EXERCISE INPUTS —
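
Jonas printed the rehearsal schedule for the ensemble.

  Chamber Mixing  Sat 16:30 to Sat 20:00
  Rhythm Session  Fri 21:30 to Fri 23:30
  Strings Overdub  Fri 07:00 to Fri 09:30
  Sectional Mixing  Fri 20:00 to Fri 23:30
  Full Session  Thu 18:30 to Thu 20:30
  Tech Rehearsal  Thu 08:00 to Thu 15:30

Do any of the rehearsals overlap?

Yes

Sorted by start: Tech Rehearsal, Full Session, Strings Overdub, Sectional Mixing, Rhythm Session, Chamber Mixing.
Full Session starts after Tech Rehearsal ends, so nothing later overlaps Tech Rehearsal either.
Strings Overdub starts after Full Session ends, so nothing later overlaps Full Session either.
Sectional Mixing starts after Strings Overdub ends, so nothing later overlaps Strings Overdub either.
Rhythm Session starts before Sectional Mixing ends → Sectional Mixing and Rhythm Session overlap.
That's a conflict, so the schedule is not conflict-free.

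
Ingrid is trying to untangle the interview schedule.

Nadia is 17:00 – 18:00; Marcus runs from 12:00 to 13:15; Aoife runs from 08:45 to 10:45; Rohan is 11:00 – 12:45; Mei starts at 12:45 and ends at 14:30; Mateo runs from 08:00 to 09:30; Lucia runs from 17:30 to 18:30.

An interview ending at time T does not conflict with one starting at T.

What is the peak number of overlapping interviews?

2

Sweep the timeline, counting +1 at each start and −1 at each end (ends before starts at a tie):
08:00 start Mateo → 1
08:45 start Aoife → 2
09:30 end Mateo → 1
10:45 end Aoife → 0
11:00 start Rohan → 1
12:00 start Marcus → 2
12:45 end Rohan → 1
12:45 start Mei → 2
13:15 end Marcus → 1
14:30 end Mei → 0
17:00 start Nadia → 1
17:30 start Lucia → 2
18:00 end Nadia → 1
18:30 end Lucia → 0
Peak is 2, at 08:45 (Aoife, Mateo).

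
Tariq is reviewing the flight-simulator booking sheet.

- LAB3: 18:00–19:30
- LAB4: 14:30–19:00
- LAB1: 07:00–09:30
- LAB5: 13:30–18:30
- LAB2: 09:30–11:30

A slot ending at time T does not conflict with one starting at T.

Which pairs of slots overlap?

LAB3 & LAB4, LAB3 & LAB5, LAB4 & LAB5

Sorted by start: LAB1, LAB2, LAB5, LAB4, LAB3.
LAB2 starts exactly when LAB1 ends (back-to-back, no overlap); LAB1 is clear from here.
LAB5 starts after LAB2 ends; LAB2 is clear from here.
LAB4 starts before LAB5 ends → LAB5 and LAB4 overlap.
LAB3 starts before LAB5 ends → LAB5 and LAB3 overlap.
LAB3 starts before LAB4 ends → LAB4 and LAB3 overlap.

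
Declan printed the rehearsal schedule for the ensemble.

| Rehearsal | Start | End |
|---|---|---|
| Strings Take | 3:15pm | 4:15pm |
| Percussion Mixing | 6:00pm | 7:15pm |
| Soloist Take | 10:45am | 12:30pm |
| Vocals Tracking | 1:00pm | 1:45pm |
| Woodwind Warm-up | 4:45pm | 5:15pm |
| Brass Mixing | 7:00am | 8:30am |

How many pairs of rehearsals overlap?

Two intervals overlap when each starts before the other ends.
Sorted by start: Brass Mixing, Soloist Take, Vocals Tracking, Strings Take, Woodwind Warm-up, Percussion Mixing.
Soloist Take starts after Brass Mixing ends — done with Brass Mixing.
Vocals Tracking starts after Soloist Take ends — done with Soloist Take.
Strings Take starts after Vocals Tracking ends — done with Vocals Tracking.
Woodwind Warm-up starts after Strings Take ends — done with Strings Take.
Percussion Mixing starts after Woodwind Warm-up ends.
No pair overlaps.

0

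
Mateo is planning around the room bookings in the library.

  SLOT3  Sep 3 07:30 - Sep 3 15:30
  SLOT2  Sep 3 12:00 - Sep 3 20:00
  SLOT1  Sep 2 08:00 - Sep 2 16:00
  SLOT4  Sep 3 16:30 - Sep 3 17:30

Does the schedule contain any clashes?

Yes

Check each pair: they overlap iff neither finishes before the other starts.
Sorted by start: SLOT1, SLOT3, SLOT2, SLOT4.
SLOT3 starts after SLOT1 ends, so nothing later overlaps SLOT1 either.
SLOT2 starts before SLOT3 ends → SLOT3 and SLOT2 overlap.
That's a conflict, so the schedule is not conflict-free.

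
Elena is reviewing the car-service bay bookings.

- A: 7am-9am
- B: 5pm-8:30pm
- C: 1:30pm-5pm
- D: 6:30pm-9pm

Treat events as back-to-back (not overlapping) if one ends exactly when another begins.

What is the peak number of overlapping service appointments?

Sort all start/end points and keep a running count:
7am start A → 1
9am end A → 0
1:30pm start C → 1
5pm end C → 0
5pm start B → 1
6:30pm start D → 2
8:30pm end B → 1
9pm end D → 0
Peak is 2, at 6:30pm (B, D).

2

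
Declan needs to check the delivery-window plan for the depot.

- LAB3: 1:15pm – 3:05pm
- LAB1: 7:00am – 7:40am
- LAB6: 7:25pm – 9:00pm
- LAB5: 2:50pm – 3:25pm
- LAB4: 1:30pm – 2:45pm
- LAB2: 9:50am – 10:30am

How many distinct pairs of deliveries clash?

2

Sorted by start: LAB1, LAB2, LAB3, LAB4, LAB5, LAB6.
LAB2 starts after LAB1 ends; LAB1 is clear from here.
LAB3 starts after LAB2 ends; LAB2 is clear from here.
LAB4 starts before LAB3 ends → LAB3 and LAB4 overlap.
LAB5 starts before LAB3 ends → LAB3 and LAB5 overlap.
LAB6 starts after LAB3 ends.
LAB5 starts after LAB4 ends; LAB4 is clear from here.
LAB6 starts after LAB5 ends.
Overlapping pairs: LAB3 & LAB4, LAB3 & LAB5 — 2 in total.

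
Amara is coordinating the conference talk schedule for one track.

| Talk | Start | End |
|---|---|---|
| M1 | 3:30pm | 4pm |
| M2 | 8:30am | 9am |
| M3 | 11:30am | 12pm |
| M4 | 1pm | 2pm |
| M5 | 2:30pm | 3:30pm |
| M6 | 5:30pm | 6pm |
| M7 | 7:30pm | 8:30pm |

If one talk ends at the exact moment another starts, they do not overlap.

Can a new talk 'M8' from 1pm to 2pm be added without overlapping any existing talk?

M2: ends 9am at or before M8 starts 1pm → clear.
M3: ends 12pm at or before M8 starts 1pm → clear.
M4: starts 1pm before M8 ends 2pm, and ends 2pm after M8 starts 1pm → overlap.
M5: starts 2:30pm at or after M8 ends 2pm → clear.
M1: starts 3:30pm at or after M8 ends 2pm → clear.
M6: starts 5:30pm at or after M8 ends 2pm → clear.
M7: starts 7:30pm at or after M8 ends 2pm → clear.
M8 overlaps M4.

No — it overlaps M4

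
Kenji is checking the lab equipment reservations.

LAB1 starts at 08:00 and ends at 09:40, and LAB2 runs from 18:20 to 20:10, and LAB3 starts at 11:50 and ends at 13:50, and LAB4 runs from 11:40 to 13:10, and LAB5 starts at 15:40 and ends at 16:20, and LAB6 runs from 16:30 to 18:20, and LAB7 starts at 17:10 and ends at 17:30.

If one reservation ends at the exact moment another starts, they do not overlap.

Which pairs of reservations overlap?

LAB3 & LAB4, LAB6 & LAB7

Sorted by start: LAB1, LAB4, LAB3, LAB5, LAB6, LAB7, LAB2.
LAB4 starts after LAB1 ends — done with LAB1.
LAB3 starts before LAB4 ends → LAB4 and LAB3 overlap.
LAB5 starts after LAB4 ends — done with LAB4.
LAB5 starts after LAB3 ends — done with LAB3.
LAB6 starts after LAB5 ends — done with LAB5.
LAB7 starts before LAB6 ends → LAB6 and LAB7 overlap.
LAB2 starts exactly when LAB6 ends (back-to-back, no overlap).
LAB2 starts after LAB7 ends.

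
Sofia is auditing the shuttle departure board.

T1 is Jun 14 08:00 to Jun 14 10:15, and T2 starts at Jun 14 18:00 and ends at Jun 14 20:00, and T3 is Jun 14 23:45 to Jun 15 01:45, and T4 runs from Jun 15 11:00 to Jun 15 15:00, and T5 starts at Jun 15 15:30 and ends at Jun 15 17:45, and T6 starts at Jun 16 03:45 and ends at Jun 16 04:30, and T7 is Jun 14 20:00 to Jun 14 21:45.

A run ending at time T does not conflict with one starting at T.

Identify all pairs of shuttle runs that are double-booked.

none

Sorted by start: T1, T2, T7, T3, T4, T5, T6.
T2 starts after T1 ends, so nothing later overlaps T1 either.
T7 starts exactly when T2 ends (back-to-back, no overlap), so nothing later overlaps T2 either.
T3 starts after T7 ends, so nothing later overlaps T7 either.
T4 starts after T3 ends, so nothing later overlaps T3 either.
T5 starts after T4 ends, so nothing later overlaps T4 either.
T6 starts after T5 ends.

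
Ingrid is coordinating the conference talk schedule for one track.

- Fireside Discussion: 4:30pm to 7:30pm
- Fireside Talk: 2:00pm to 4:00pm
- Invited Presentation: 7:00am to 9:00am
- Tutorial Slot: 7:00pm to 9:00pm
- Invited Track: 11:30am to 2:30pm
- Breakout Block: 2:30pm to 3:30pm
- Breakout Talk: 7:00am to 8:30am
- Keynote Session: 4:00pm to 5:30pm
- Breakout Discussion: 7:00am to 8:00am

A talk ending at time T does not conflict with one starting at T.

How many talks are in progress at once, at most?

3

Sort all start/end points and keep a running count:
7:00am start Breakout Discussion → 1
7:00am start Breakout Talk → 2
7:00am start Invited Presentation → 3
8:00am end Breakout Discussion → 2
8:30am end Breakout Talk → 1
9:00am end Invited Presentation → 0
11:30am start Invited Track → 1
2:00pm start Fireside Talk → 2
2:30pm end Invited Track → 1
2:30pm start Breakout Block → 2
3:30pm end Breakout Block → 1
4:00pm end Fireside Talk → 0
4:00pm start Keynote Session → 1
4:30pm start Fireside Discussion → 2
5:30pm end Keynote Session → 1
7:00pm start Tutorial Slot → 2
7:30pm end Fireside Discussion → 1
9:00pm end Tutorial Slot → 0
Peak is 3, at 7:00am (Breakout Discussion, Breakout Talk, Invited Presentation).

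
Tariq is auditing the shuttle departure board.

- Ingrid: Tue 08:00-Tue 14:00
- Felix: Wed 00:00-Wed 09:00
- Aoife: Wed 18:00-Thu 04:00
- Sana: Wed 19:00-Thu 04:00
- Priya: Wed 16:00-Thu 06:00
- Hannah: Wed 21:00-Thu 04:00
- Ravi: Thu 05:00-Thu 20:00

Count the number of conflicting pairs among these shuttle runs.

7

Sorted by start: Ingrid, Felix, Priya, Aoife, Sana, Hannah, Ravi.
Felix starts after Ingrid ends; Ingrid is clear from here.
Priya starts after Felix ends; Felix is clear from here.
Aoife starts before Priya ends → Priya and Aoife overlap.
Sana starts before Priya ends → Priya and Sana overlap.
Hannah starts before Priya ends → Priya and Hannah overlap.
Ravi starts before Priya ends → Priya and Ravi overlap.
Sana starts before Aoife ends → Aoife and Sana overlap.
Hannah starts before Aoife ends → Aoife and Hannah overlap.
Ravi starts after Aoife ends.
Hannah starts before Sana ends → Sana and Hannah overlap.
Ravi starts after Sana ends.
Ravi starts after Hannah ends.
Overlapping pairs: Aoife & Hannah, Aoife & Priya, Aoife & Sana, Hannah & Priya, Hannah & Sana, Priya & Ravi, Priya & Sana — 7 in total.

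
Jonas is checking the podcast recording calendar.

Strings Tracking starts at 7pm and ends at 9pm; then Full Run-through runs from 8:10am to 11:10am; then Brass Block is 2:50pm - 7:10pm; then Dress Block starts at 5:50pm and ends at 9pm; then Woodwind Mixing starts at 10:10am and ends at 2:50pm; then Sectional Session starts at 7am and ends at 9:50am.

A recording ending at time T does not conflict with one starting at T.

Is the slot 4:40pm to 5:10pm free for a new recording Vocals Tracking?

Sectional Session: ends 9:50am at or before Vocals Tracking starts 4:40pm → clear.
Full Run-through: ends 11:10am at or before Vocals Tracking starts 4:40pm → clear.
Woodwind Mixing: ends 2:50pm at or before Vocals Tracking starts 4:40pm → clear.
Brass Block: starts 2:50pm before Vocals Tracking ends 5:10pm, and ends 7:10pm after Vocals Tracking starts 4:40pm → overlap.
Dress Block: starts 5:50pm at or after Vocals Tracking ends 5:10pm → clear.
Strings Tracking: starts 7pm at or after Vocals Tracking ends 5:10pm → clear.
Vocals Tracking overlaps Brass Block.

No — it overlaps Brass Block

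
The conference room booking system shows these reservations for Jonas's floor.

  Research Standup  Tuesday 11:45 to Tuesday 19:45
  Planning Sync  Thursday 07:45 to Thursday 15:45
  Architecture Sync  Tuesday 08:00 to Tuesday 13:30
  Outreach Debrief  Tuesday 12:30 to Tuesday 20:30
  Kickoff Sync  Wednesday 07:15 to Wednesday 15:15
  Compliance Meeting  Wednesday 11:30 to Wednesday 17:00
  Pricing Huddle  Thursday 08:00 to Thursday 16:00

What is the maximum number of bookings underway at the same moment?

3

Sweep the timeline, counting +1 at each start and −1 at each end (ends before starts at a tie):
Tuesday 08:00 start Architecture Sync → 1
Tuesday 11:45 start Research Standup → 2
Tuesday 12:30 start Outreach Debrief → 3
Tuesday 13:30 end Architecture Sync → 2
Tuesday 19:45 end Research Standup → 1
Tuesday 20:30 end Outreach Debrief → 0
Wednesday 07:15 start Kickoff Sync → 1
Wednesday 11:30 start Compliance Meeting → 2
Wednesday 15:15 end Kickoff Sync → 1
Wednesday 17:00 end Compliance Meeting → 0
Thursday 07:45 start Planning Sync → 1
Thursday 08:00 start Pricing Huddle → 2
Thursday 15:45 end Planning Sync → 1
Thursday 16:00 end Pricing Huddle → 0
Peak is 3, at Tuesday 12:30 (Architecture Sync, Outreach Debrief, Research Standup).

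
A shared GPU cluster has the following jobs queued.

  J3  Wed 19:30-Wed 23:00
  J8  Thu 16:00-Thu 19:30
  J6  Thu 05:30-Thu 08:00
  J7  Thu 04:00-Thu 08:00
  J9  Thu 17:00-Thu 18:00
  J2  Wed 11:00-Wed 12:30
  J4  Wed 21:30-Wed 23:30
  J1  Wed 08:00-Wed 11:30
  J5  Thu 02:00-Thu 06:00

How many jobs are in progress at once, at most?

Sweep the timeline, counting +1 at each start and −1 at each end (ends before starts at a tie):
Wed 08:00 start J1 → 1
Wed 11:00 start J2 → 2
Wed 11:30 end J1 → 1
Wed 12:30 end J2 → 0
Wed 19:30 start J3 → 1
Wed 21:30 start J4 → 2
Wed 23:00 end J3 → 1
Wed 23:30 end J4 → 0
Thu 02:00 start J5 → 1
Thu 04:00 start J7 → 2
Thu 05:30 start J6 → 3
Thu 06:00 end J5 → 2
Thu 08:00 end J6 → 1
Thu 08:00 end J7 → 0
Thu 16:00 start J8 → 1
Thu 17:00 start J9 → 2
Thu 18:00 end J9 → 1
Thu 19:30 end J8 → 0
Peak is 3, at Thu 05:30 (J5, J6, J7).

3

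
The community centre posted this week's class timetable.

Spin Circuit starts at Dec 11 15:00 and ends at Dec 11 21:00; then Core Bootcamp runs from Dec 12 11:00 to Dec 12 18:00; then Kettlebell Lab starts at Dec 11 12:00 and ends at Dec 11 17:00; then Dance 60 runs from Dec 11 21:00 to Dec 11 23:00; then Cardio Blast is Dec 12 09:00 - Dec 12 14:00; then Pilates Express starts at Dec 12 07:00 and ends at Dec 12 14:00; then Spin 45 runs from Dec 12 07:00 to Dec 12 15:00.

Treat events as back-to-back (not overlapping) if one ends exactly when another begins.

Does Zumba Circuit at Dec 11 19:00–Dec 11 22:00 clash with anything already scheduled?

Yes — it overlaps Dance 60, Spin Circuit

Kettlebell Lab: ends Dec 11 17:00 at or before Zumba Circuit starts Dec 11 19:00 → clear.
Spin Circuit: starts Dec 11 15:00 before Zumba Circuit ends Dec 11 22:00, and ends Dec 11 21:00 after Zumba Circuit starts Dec 11 19:00 → overlap.
Dance 60: starts Dec 11 21:00 before Zumba Circuit ends Dec 11 22:00, and ends Dec 11 23:00 after Zumba Circuit starts Dec 11 19:00 → overlap.
Pilates Express: starts Dec 12 07:00 at or after Zumba Circuit ends Dec 11 22:00 → clear.
Spin 45: starts Dec 12 07:00 at or after Zumba Circuit ends Dec 11 22:00 → clear.
Cardio Blast: starts Dec 12 09:00 at or after Zumba Circuit ends Dec 11 22:00 → clear.
Core Bootcamp: starts Dec 12 11:00 at or after Zumba Circuit ends Dec 11 22:00 → clear.
Zumba Circuit overlaps Spin Circuit, Dance 60.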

TASK TO CARRY OUT —
Output the lines above between the one holding "How many jobs" and the one holding "The community centre", inclusive, with nothing before or after them.

ANSWER SPACE —
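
How many jobs are in progress at once, at most?

Sweep the timeline, counting +1 at each start and −1 at each end (ends before starts at a tie):
Wed 08:00 start J1 → 1
Wed 11:00 start J2 → 2
Wed 11:30 end J1 → 1
Wed 12:30 end J2 → 0
Wed 19:30 start J3 → 1
Wed 21:30 start J4 → 2
Wed 23:00 end J3 → 1
Wed 23:30 end J4 → 0
Thu 02:00 start J5 → 1
Thu 04:00 start J7 → 2
Thu 05:30 start J6 → 3
Thu 06:00 end J5 → 2
Thu 08:00 end J6 → 1
Thu 08:00 end J7 → 0
Thu 16:00 start J8 → 1
Thu 17:00 start J9 → 2
Thu 18:00 end J9 → 1
Thu 19:30 end J8 → 0
Peak is 3, at Thu 05:30 (J5, J6, J7).

3

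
The community centre posted this week's class timetable.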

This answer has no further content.